:: PROBLEM DETAILS ::
Go over the lines below, and when one contains the word "annual", copy it.

[Stored data]

::::::::::

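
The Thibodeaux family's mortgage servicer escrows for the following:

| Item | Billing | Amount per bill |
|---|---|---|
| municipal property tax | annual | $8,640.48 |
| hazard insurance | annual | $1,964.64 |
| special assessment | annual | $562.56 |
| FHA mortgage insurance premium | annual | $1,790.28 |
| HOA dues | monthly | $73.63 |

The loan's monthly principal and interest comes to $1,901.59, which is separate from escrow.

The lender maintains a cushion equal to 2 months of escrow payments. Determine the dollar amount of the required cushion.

Municipal property tax — $8,640.48 per year
Hazard insurance — $1,964.64 per year
Special assessment — $562.56 per year
FHA mortgage insurance premium — $1,790.28 per year
HOA dues — $73.63 × 12 = $883.56 per year
Yearly total = $13,841.52
Monthly = $13,841.52 ÷ 12 = $1,153.46
Required cushion = 2 × $1,153.46 = $2,306.92

$2,306.92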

::::::::::

:: EXERCISE RESPONSE ::
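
| municipal property tax | annual | $8,640.48 |
| hazard insurance | annual | $1,964.64 |
| special assessment | annual | $562.56 |
| FHA mortgage insurance premium | annual | $1,790.28 |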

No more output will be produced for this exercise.